- What to work on: Repeat every record exactly as written.

● ● ● ● ● ● ●

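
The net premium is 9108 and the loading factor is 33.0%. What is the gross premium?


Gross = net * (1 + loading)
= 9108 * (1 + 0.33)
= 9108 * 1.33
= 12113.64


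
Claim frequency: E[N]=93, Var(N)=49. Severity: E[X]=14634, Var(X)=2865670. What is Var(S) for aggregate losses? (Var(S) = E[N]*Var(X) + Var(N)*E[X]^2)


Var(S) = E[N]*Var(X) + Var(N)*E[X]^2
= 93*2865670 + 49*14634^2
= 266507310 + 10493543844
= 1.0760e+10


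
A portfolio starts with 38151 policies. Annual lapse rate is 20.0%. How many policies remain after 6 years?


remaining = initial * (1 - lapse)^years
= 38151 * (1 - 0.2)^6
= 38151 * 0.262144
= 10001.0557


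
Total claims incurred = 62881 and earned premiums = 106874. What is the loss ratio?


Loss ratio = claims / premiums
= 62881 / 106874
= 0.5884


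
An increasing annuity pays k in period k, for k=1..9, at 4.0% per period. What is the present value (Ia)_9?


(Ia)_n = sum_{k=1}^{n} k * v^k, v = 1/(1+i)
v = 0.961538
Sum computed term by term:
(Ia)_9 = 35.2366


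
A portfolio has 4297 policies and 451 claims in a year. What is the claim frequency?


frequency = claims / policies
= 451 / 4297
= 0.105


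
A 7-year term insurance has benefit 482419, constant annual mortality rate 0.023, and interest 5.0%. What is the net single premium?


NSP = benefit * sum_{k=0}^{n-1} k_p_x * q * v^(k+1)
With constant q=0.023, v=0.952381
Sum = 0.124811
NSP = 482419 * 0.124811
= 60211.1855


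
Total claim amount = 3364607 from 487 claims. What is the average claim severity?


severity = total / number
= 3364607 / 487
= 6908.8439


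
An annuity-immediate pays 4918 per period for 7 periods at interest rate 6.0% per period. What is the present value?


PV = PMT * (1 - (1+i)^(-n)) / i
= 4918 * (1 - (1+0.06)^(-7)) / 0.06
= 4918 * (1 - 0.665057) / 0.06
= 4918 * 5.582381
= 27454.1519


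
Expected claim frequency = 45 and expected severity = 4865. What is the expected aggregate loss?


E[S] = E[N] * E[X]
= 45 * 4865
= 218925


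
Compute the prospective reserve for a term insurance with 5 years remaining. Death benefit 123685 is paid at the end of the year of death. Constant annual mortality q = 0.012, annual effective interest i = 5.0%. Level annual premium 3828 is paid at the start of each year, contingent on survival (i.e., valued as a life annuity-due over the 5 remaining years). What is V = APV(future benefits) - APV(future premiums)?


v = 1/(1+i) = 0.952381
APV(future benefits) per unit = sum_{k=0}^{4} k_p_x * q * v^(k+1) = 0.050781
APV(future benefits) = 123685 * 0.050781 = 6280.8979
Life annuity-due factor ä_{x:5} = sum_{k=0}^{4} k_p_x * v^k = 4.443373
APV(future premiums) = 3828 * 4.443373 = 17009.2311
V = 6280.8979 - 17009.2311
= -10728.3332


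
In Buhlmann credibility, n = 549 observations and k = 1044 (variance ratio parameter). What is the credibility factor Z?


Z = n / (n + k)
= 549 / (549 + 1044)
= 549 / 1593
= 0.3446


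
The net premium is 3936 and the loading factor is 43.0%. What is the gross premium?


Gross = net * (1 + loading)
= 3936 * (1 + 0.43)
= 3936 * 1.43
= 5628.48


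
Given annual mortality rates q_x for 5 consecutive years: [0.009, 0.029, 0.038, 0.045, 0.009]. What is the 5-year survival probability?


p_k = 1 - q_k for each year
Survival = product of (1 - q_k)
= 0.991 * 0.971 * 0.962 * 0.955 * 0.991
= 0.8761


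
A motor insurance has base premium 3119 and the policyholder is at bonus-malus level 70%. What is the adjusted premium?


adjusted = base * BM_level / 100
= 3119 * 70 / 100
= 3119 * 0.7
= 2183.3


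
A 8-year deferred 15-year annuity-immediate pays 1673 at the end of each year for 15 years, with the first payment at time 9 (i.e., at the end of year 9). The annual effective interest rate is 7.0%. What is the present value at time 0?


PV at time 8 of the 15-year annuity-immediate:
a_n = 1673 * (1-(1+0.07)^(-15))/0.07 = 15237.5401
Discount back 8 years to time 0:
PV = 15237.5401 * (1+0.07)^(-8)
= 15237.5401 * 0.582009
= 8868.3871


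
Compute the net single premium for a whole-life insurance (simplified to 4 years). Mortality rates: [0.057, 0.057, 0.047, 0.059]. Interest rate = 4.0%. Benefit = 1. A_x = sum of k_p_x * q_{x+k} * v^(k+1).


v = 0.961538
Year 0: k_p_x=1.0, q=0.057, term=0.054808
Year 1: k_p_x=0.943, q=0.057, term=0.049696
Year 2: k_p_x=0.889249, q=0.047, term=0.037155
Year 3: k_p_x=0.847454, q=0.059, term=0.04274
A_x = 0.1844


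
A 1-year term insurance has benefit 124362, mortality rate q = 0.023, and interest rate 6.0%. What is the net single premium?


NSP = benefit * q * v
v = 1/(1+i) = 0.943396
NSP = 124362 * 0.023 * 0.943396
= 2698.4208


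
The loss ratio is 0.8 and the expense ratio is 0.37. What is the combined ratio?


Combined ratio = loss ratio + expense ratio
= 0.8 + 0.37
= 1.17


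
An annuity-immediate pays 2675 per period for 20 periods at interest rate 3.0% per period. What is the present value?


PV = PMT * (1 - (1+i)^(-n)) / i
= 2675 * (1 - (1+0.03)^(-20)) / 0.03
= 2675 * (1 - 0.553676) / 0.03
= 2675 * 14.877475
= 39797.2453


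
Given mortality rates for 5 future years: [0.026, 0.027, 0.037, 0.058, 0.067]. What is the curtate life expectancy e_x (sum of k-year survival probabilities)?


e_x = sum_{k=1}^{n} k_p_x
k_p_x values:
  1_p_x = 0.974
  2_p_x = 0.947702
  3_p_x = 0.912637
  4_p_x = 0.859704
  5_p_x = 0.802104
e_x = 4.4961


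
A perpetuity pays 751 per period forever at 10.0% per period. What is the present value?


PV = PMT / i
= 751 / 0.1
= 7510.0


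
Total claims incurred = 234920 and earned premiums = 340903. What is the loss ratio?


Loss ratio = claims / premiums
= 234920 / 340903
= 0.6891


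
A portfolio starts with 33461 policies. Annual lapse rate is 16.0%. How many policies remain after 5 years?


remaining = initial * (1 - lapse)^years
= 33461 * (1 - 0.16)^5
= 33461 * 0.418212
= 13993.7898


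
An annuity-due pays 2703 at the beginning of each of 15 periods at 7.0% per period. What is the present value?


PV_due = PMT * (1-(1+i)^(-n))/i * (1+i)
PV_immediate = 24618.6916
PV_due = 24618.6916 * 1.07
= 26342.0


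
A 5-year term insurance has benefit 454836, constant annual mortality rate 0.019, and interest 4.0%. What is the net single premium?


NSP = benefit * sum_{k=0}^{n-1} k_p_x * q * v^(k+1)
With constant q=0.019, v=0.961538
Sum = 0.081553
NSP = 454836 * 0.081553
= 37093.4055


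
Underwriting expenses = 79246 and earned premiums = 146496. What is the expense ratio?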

● ● ● ● ● ● ●

- Solution for this task:
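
The net premium is 9108 and the loading factor is 33.0%. What is the gross premium?


Gross = net * (1 + loading)
= 9108 * (1 + 0.33)
= 9108 * 1.33
= 12113.64


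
Claim frequency: E[N]=93, Var(N)=49. Severity: E[X]=14634, Var(X)=2865670. What is Var(S) for aggregate losses? (Var(S) = E[N]*Var(X) + Var(N)*E[X]^2)


Var(S) = E[N]*Var(X) + Var(N)*E[X]^2
= 93*2865670 + 49*14634^2
= 266507310 + 10493543844
= 1.0760e+10


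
A portfolio starts with 38151 policies. Annual lapse rate is 20.0%. How many policies remain after 6 years?


remaining = initial * (1 - lapse)^years
= 38151 * (1 - 0.2)^6
= 38151 * 0.262144
= 10001.0557


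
Total claims incurred = 62881 and earned premiums = 106874. What is the loss ratio?


Loss ratio = claims / premiums
= 62881 / 106874
= 0.5884


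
An increasing annuity pays k in period k, for k=1..9, at 4.0% per period. What is the present value (Ia)_9?


(Ia)_n = sum_{k=1}^{n} k * v^k, v = 1/(1+i)
v = 0.961538
Sum computed term by term:
(Ia)_9 = 35.2366


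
A portfolio has 4297 policies and 451 claims in a year. What is the claim frequency?


frequency = claims / policies
= 451 / 4297
= 0.105


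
A 7-year term insurance has benefit 482419, constant annual mortality rate 0.023, and interest 5.0%. What is the net single premium?


NSP = benefit * sum_{k=0}^{n-1} k_p_x * q * v^(k+1)
With constant q=0.023, v=0.952381
Sum = 0.124811
NSP = 482419 * 0.124811
= 60211.1855


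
Total claim amount = 3364607 from 487 claims. What is the average claim severity?


severity = total / number
= 3364607 / 487
= 6908.8439


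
An annuity-immediate pays 4918 per period for 7 periods at interest rate 6.0% per period. What is the present value?


PV = PMT * (1 - (1+i)^(-n)) / i
= 4918 * (1 - (1+0.06)^(-7)) / 0.06
= 4918 * (1 - 0.665057) / 0.06
= 4918 * 5.582381
= 27454.1519


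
Expected claim frequency = 45 and expected severity = 4865. What is the expected aggregate loss?


E[S] = E[N] * E[X]
= 45 * 4865
= 218925


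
Compute the prospective reserve for a term insurance with 5 years remaining. Death benefit 123685 is paid at the end of the year of death. Constant annual mortality q = 0.012, annual effective interest i = 5.0%. Level annual premium 3828 is paid at the start of each year, contingent on survival (i.e., valued as a life annuity-due over the 5 remaining years). What is V = APV(future benefits) - APV(future premiums)?


v = 1/(1+i) = 0.952381
APV(future benefits) per unit = sum_{k=0}^{4} k_p_x * q * v^(k+1) = 0.050781
APV(future benefits) = 123685 * 0.050781 = 6280.8979
Life annuity-due factor ä_{x:5} = sum_{k=0}^{4} k_p_x * v^k = 4.443373
APV(future premiums) = 3828 * 4.443373 = 17009.2311
V = 6280.8979 - 17009.2311
= -10728.3332


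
In Buhlmann credibility, n = 549 observations and k = 1044 (variance ratio parameter). What is the credibility factor Z?


Z = n / (n + k)
= 549 / (549 + 1044)
= 549 / 1593
= 0.3446


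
The net premium is 3936 and the loading factor is 43.0%. What is the gross premium?


Gross = net * (1 + loading)
= 3936 * (1 + 0.43)
= 3936 * 1.43
= 5628.48


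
Given annual mortality rates q_x for 5 consecutive years: [0.009, 0.029, 0.038, 0.045, 0.009]. What is the 5-year survival probability?


p_k = 1 - q_k for each year
Survival = product of (1 - q_k)
= 0.991 * 0.971 * 0.962 * 0.955 * 0.991
= 0.8761


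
A motor insurance has base premium 3119 and the policyholder is at bonus-malus level 70%. What is the adjusted premium?


adjusted = base * BM_level / 100
= 3119 * 70 / 100
= 3119 * 0.7
= 2183.3


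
A 8-year deferred 15-year annuity-immediate pays 1673 at the end of each year for 15 years, with the first payment at time 9 (i.e., at the end of year 9). The annual effective interest rate is 7.0%. What is the present value at time 0?


PV at time 8 of the 15-year annuity-immediate:
a_n = 1673 * (1-(1+0.07)^(-15))/0.07 = 15237.5401
Discount back 8 years to time 0:
PV = 15237.5401 * (1+0.07)^(-8)
= 15237.5401 * 0.582009
= 8868.3871


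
Compute the net single premium for a whole-life insurance (simplified to 4 years). Mortality rates: [0.057, 0.057, 0.047, 0.059]. Interest rate = 4.0%. Benefit = 1. A_x = sum of k_p_x * q_{x+k} * v^(k+1).


v = 0.961538
Year 0: k_p_x=1.0, q=0.057, term=0.054808
Year 1: k_p_x=0.943, q=0.057, term=0.049696
Year 2: k_p_x=0.889249, q=0.047, term=0.037155
Year 3: k_p_x=0.847454, q=0.059, term=0.04274
A_x = 0.1844


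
A 1-year term insurance has benefit 124362, mortality rate q = 0.023, and interest rate 6.0%. What is the net single premium?


NSP = benefit * q * v
v = 1/(1+i) = 0.943396
NSP = 124362 * 0.023 * 0.943396
= 2698.4208


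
The loss ratio is 0.8 and the expense ratio is 0.37. What is the combined ratio?


Combined ratio = loss ratio + expense ratio
= 0.8 + 0.37
= 1.17


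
An annuity-immediate pays 2675 per period for 20 periods at interest rate 3.0% per period. What is the present value?


PV = PMT * (1 - (1+i)^(-n)) / i
= 2675 * (1 - (1+0.03)^(-20)) / 0.03
= 2675 * (1 - 0.553676) / 0.03
= 2675 * 14.877475
= 39797.2453


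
Given mortality rates for 5 future years: [0.026, 0.027, 0.037, 0.058, 0.067]. What is the curtate life expectancy e_x (sum of k-year survival probabilities)?


e_x = sum_{k=1}^{n} k_p_x
k_p_x values:
  1_p_x = 0.974
  2_p_x = 0.947702
  3_p_x = 0.912637
  4_p_x = 0.859704
  5_p_x = 0.802104
e_x = 4.4961


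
A perpetuity pays 751 per period forever at 10.0% per period. What is the present value?


PV = PMT / i
= 751 / 0.1
= 7510.0


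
Total claims incurred = 234920 and earned premiums = 340903. What is the loss ratio?


Loss ratio = claims / premiums
= 234920 / 340903
= 0.6891


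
A portfolio starts with 33461 policies. Annual lapse rate is 16.0%. How many policies remain after 5 years?


remaining = initial * (1 - lapse)^years
= 33461 * (1 - 0.16)^5
= 33461 * 0.418212
= 13993.7898


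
An annuity-due pays 2703 at the beginning of each of 15 periods at 7.0% per period. What is the present value?


PV_due = PMT * (1-(1+i)^(-n))/i * (1+i)
PV_immediate = 24618.6916
PV_due = 24618.6916 * 1.07
= 26342.0


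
A 5-year term insurance has benefit 454836, constant annual mortality rate 0.019, and interest 4.0%. What is the net single premium?


NSP = benefit * sum_{k=0}^{n-1} k_p_x * q * v^(k+1)
With constant q=0.019, v=0.961538
Sum = 0.081553
NSP = 454836 * 0.081553
= 37093.4055


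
Underwriting expenses = 79246 and earned premiums = 146496. What is the expense ratio?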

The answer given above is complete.